> _Input for this task_
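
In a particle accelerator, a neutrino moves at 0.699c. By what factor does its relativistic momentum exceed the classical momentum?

p_rel = γmv, p_class = mv
Ratio = γ = 1/√(1 - 0.699²)
= 1/√(0.511399) = 1.398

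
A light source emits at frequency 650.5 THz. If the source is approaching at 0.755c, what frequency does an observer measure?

β = v/c = 0.755
(1+β)/(1-β) = 1.755/0.245 = 7.163
Doppler factor = √(7.163) = 2.676
f_obs = 650.5 × 2.676 = 1741 THz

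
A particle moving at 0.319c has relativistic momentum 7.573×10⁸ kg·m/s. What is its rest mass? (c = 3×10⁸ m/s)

γ = 1/√(1 - 0.319²) = 1.0551
v = 0.319 × 3×10⁸ = 9.570×10⁷ m/s
m = p/(γv) = 7.573×10⁸/(1.0551 × 9.570×10⁷) = 7.500 kg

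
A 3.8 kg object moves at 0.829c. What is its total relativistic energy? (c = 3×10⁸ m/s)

γ = 1/√(1 - 0.829²) = 1.788
mc² = 3.8 × (3×10⁸)² = 3.420×10¹⁷ J
E = γmc² = 1.788 × 3.420×10¹⁷ = 6.115×10¹⁷ J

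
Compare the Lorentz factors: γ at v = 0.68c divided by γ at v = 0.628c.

γ₁ = 1/√(1 - 0.68²) = 1.364
γ₂ = 1/√(1 - 0.628²) = 1.285
γ₁/γ₂ = 1.364/1.285 = 1.061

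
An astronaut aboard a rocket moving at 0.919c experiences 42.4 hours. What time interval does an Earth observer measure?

Proper time Δt₀ = 42.4 hours
γ = 1/√(1 - 0.919²) = 2.536
Δt = γΔt₀ = 2.536 × 42.4 = 107.5 hours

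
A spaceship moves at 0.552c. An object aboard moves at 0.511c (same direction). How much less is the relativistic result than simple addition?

Classical: u' + v = 0.511 + 0.552 = 1.063c
Relativistic: u = (0.511 + 0.552)/(1 + 0.282072) = 1.063/1.282072 = 0.8291c
Difference: 1.063 - 0.8291 = 0.2339c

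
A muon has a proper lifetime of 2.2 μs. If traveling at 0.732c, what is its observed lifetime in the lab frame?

Proper lifetime τ₀ = 2.2 μs
γ = 1/√(1 - 0.732²) = 1.4678
τ = γτ₀ = 1.4678 × 2.2 μs = 3.229 μs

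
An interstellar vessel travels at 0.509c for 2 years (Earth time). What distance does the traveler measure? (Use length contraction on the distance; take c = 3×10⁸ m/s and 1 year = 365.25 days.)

Earth distance: d = v × t = 0.509c × 2 yr = 9.63769×10¹⁵ m
γ = 1.16176
d' = d/γ = 9.63769×10¹⁵/1.16176 = 8.296×10¹⁵ m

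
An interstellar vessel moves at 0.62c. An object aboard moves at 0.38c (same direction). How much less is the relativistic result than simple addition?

Classical: u' + v = 0.38 + 0.62 = 1c
Relativistic: u = (0.38 + 0.62)/(1 + 0.2356) = 1/1.2356 = 0.8093c
Difference: 1 - 0.8093 = 0.1907c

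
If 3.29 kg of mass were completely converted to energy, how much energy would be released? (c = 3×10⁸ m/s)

Using E = mc²:
c² = (3×10⁸)² = 9×10¹⁶ m²/s²
E = 3.29 × 9×10¹⁶ = 2.961×10¹⁷ J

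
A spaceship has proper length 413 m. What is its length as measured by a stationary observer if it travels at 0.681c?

Proper length L₀ = 413 m
γ = 1/√(1 - 0.681²) = 1.3656
L = L₀/γ = 413/1.3656 = 302.4 m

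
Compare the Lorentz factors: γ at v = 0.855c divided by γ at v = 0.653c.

γ₁ = 1/√(1 - 0.855²) = 1.9282
γ₂ = 1/√(1 - 0.653²) = 1.3204
γ₁/γ₂ = 1.9282/1.3204 = 1.460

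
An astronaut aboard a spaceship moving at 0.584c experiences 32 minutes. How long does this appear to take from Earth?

Proper time Δt₀ = 32 minutes
γ = 1/√(1 - 0.584²) = 1.232
Δt = γΔt₀ = 1.232 × 32 = 39.42 minutes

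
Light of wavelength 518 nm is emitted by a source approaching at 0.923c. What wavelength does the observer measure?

β = 0.923
Wavelength Doppler factor = √(0.077/1.923) = √(0.04004) = 0.2001
λ_obs = 518 × 0.2001 = 103.7 nm (blueshift)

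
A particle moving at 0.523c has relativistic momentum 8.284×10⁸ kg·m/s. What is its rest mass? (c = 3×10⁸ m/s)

γ = 1/√(1 - 0.523²) = 1.1733
v = 0.523 × 3×10⁸ = 1.569×10⁸ m/s
m = p/(γv) = 8.284×10⁸/(1.1733 × 1.569×10⁸) = 4.500 kg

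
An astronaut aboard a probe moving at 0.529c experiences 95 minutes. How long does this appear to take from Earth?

Proper time Δt₀ = 95 minutes
γ = 1/√(1 - 0.529²) = 1.178
Δt = γΔt₀ = 1.178 × 95 = 111.9 minutes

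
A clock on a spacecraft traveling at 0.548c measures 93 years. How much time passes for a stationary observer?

Proper time Δt₀ = 93 years
γ = 1/√(1 - 0.548²) = 1.1955
Δt = γΔt₀ = 1.1955 × 93 = 111.2 years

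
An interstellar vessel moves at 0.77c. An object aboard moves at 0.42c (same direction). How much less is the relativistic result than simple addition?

Classical: u' + v = 0.42 + 0.77 = 1.19c
Relativistic: u = (0.42 + 0.77)/(1 + 0.3234) = 1.19/1.3234 = 0.8992c
Difference: 1.19 - 0.8992 = 0.2908c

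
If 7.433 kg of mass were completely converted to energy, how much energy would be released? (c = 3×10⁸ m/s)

Using E = mc²:
c² = (3×10⁸)² = 9×10¹⁶ m²/s²
E = 7.433 × 9×10¹⁶ = 6.690×10¹⁷ J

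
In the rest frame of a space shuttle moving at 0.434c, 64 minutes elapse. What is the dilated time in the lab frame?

Proper time Δt₀ = 64 minutes
γ = 1/√(1 - 0.434²) = 1.110
Δt = γΔt₀ = 1.110 × 64 = 71.04 minutes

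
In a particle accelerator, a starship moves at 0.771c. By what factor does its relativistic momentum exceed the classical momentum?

p_rel = γmv, p_class = mv
Ratio = γ = 1/√(1 - 0.771²)
= 1/√(0.405559) = 1.570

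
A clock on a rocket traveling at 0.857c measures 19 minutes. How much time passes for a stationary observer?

Proper time Δt₀ = 19 minutes
γ = 1/√(1 - 0.857²) = 1.9406
Δt = γΔt₀ = 1.9406 × 19 = 36.87 minutes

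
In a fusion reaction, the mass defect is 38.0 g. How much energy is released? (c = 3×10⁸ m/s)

Convert mass defect: Δm = 38.0 g = 0.038 kg
E = Δm·c² = 0.038 × (3×10⁸)²
= 0.038 × 9×10¹⁶ = 3.420×10¹⁵ J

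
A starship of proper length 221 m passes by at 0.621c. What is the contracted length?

Proper length L₀ = 221 m
γ = 1/√(1 - 0.621²) = 1.276
L = L₀/γ = 221/1.276 = 173.2 m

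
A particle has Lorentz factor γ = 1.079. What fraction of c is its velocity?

From γ = 1/√(1 - v²/c²):
1/γ² = 1/1.079² = 0.8589
v²/c² = 1 - 0.8589 = 0.1411
v/c = √(0.1411) = 0.3756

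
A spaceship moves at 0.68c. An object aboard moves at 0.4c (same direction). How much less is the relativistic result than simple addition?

Classical: u' + v = 0.4 + 0.68 = 1.08c
Relativistic: u = (0.4 + 0.68)/(1 + 0.272) = 1.08/1.272 = 0.8491c
Difference: 1.08 - 0.8491 = 0.2309c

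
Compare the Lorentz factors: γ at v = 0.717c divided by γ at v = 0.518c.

γ₁ = 1/√(1 - 0.717²) = 1.4346
γ₂ = 1/√(1 - 0.518²) = 1.1691
γ₁/γ₂ = 1.4346/1.1691 = 1.227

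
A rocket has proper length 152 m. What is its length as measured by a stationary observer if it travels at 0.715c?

Proper length L₀ = 152 m
γ = 1/√(1 - 0.715²) = 1.430
L = L₀/γ = 152/1.430 = 106.3 m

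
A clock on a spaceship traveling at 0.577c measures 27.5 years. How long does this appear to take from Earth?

Proper time Δt₀ = 27.5 years
γ = 1/√(1 - 0.577²) = 1.2244
Δt = γΔt₀ = 1.2244 × 27.5 = 33.67 years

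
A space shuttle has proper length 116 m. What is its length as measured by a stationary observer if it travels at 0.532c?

Proper length L₀ = 116 m
γ = 1/√(1 - 0.532²) = 1.181
L = L₀/γ = 116/1.181 = 98.22 m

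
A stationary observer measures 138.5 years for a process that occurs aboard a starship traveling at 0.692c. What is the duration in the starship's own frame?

Dilated time Δt = 138.5 years
γ = 1/√(1 - 0.692²) = 1.38524
Δt₀ = Δt/γ = 138.5/1.38524 = 99.98 years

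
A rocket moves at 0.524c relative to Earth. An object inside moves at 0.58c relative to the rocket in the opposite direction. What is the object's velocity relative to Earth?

Object's velocity in rocket frame is u' = -0.58c
u = (u' + v)/(1 + u'v/c²) = (v - 0.58)/(1 - 0.58·v/c²)
Numerator: 0.524 - 0.58 = -0.056
Denominator: 1 - 0.30392 = 0.69608
u = -0.056/0.69608 = -0.08045c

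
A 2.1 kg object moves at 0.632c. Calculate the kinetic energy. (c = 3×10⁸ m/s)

γ = 1/√(1 - 0.632²) = 1.29038
γ - 1 = 0.29038
KE = (γ-1)mc² = 0.29038 × 2.1 × (3×10⁸)² = 5.488×10¹⁶ J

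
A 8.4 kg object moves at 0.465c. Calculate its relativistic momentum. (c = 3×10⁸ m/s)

γ = 1/√(1 - 0.465²) = 1.130
v = 0.465 × 3×10⁸ = 1.395×10⁸ m/s
p = γmv = 1.130 × 8.4 × 1.395×10⁸ = 1.324×10⁹ kg·m/s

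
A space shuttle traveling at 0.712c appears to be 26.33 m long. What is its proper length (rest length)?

Contracted length L = 26.33 m
γ = 1/√(1 - 0.712²) = 1.4241
L₀ = γL = 1.4241 × 26.33 = 37.50 m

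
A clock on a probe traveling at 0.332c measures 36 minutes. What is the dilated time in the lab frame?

Proper time Δt₀ = 36 minutes
γ = 1/√(1 - 0.332²) = 1.060
Δt = γΔt₀ = 1.060 × 36 = 38.16 minutes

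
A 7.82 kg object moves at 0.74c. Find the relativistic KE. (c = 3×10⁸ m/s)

γ = 1/√(1 - 0.74²) = 1.4868
γ - 1 = 0.4868
KE = (γ-1)mc² = 0.4868 × 7.82 × (3×10⁸)² = 3.426×10¹⁷ J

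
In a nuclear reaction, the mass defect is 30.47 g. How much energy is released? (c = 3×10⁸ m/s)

Convert mass defect: Δm = 30.47 g = 0.03047 kg
E = Δm·c² = 0.03047 × (3×10⁸)²
= 0.03047 × 9×10¹⁶ = 2.742×10¹⁵ J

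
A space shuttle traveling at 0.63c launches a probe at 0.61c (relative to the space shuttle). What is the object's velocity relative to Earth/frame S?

u = (u' + v)/(1 + u'v/c²)
Numerator: 0.61 + 0.63 = 1.24
Denominator: 1 + 0.3843 = 1.3843
u = 1.24/1.3843 = 0.8958c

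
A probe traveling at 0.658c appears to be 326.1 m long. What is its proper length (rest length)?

Contracted length L = 326.1 m
γ = 1/√(1 - 0.658²) = 1.328
L₀ = γL = 1.328 × 326.1 = 433.1 m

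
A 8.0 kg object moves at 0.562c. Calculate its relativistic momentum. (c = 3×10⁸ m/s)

γ = 1/√(1 - 0.562²) = 1.209
v = 0.562 × 3×10⁸ = 1.686×10⁸ m/s
p = γmv = 1.209 × 8.0 × 1.686×10⁸ = 1.631×10⁹ kg·m/s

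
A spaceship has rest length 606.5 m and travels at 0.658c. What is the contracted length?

Proper length L₀ = 606.5 m
γ = 1/√(1 - 0.658²) = 1.328
L = L₀/γ = 606.5/1.328 = 456.7 m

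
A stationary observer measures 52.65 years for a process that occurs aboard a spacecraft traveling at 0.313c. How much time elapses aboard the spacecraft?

Dilated time Δt = 52.65 years
γ = 1/√(1 - 0.313²) = 1.053
Δt₀ = Δt/γ = 52.65/1.053 = 50.00 years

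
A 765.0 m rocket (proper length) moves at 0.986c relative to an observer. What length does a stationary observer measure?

Proper length L₀ = 765.0 m
γ = 1/√(1 - 0.986²) = 5.997
L = L₀/γ = 765.0/5.997 = 127.6 m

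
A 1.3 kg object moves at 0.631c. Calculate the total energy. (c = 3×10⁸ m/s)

γ = 1/√(1 - 0.631²) = 1.289
mc² = 1.3 × (3×10⁸)² = 1.170×10¹⁷ J
E = γmc² = 1.289 × 1.170×10¹⁷ = 1.508×10¹⁷ J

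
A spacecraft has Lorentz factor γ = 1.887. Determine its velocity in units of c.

From γ = 1/√(1 - v²/c²):
1/γ² = 1/1.887² = 0.28084
v²/c² = 1 - 0.28084 = 0.71916
v/c = √(0.71916) = 0.8480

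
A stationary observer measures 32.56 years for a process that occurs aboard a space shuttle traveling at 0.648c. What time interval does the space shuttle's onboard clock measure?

Dilated time Δt = 32.56 years
γ = 1/√(1 - 0.648²) = 1.313
Δt₀ = Δt/γ = 32.56/1.313 = 24.80 years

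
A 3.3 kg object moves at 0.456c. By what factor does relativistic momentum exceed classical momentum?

p_rel = γmv, p_class = mv
Ratio = γ = 1/√(1 - 0.456²) = 1.124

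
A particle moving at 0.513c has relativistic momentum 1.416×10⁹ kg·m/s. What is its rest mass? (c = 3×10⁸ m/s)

γ = 1/√(1 - 0.513²) = 1.165
v = 0.513 × 3×10⁸ = 1.539×10⁸ m/s
m = p/(γv) = 1.416×10⁹/(1.165 × 1.539×10⁸) = 7.898 kg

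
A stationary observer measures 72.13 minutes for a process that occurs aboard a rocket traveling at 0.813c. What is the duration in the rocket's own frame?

Dilated time Δt = 72.13 minutes
γ = 1/√(1 - 0.813²) = 1.7174
Δt₀ = Δt/γ = 72.13/1.7174 = 42.00 minutes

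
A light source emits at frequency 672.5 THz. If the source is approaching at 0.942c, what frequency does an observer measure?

β = v/c = 0.942
(1+β)/(1-β) = 1.942/0.058 = 33.48
Doppler factor = √(33.48) = 5.786
f_obs = 672.5 × 5.786 = 3891 THz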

> _Exercise prompt_
The answer consists of the line holding "A stationary observer measures 32.56" and every line after it up to the end of the records, word for word.

> _Answer to this problem_
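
A stationary observer measures 32.56 years for a process that occurs aboard a space shuttle traveling at 0.648c. What time interval does the space shuttle's onboard clock measure?

Dilated time Δt = 32.56 years
γ = 1/√(1 - 0.648²) = 1.313
Δt₀ = Δt/γ = 32.56/1.313 = 24.80 years

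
A 3.3 kg object moves at 0.456c. By what factor does relativistic momentum exceed classical momentum?

p_rel = γmv, p_class = mv
Ratio = γ = 1/√(1 - 0.456²) = 1.124

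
A particle moving at 0.513c has relativistic momentum 1.416×10⁹ kg·m/s. What is its rest mass? (c = 3×10⁸ m/s)

γ = 1/√(1 - 0.513²) = 1.165
v = 0.513 × 3×10⁸ = 1.539×10⁸ m/s
m = p/(γv) = 1.416×10⁹/(1.165 × 1.539×10⁸) = 7.898 kg

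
A stationary observer measures 72.13 minutes for a process that occurs aboard a rocket traveling at 0.813c. What is the duration in the rocket's own frame?

Dilated time Δt = 72.13 minutes
γ = 1/√(1 - 0.813²) = 1.7174
Δt₀ = Δt/γ = 72.13/1.7174 = 42.00 minutes

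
A light source emits at frequency 672.5 THz. If the source is approaching at 0.942c, what frequency does an observer measure?

β = v/c = 0.942
(1+β)/(1-β) = 1.942/0.058 = 33.48
Doppler factor = √(33.48) = 5.786
f_obs = 672.5 × 5.786 = 3891 THz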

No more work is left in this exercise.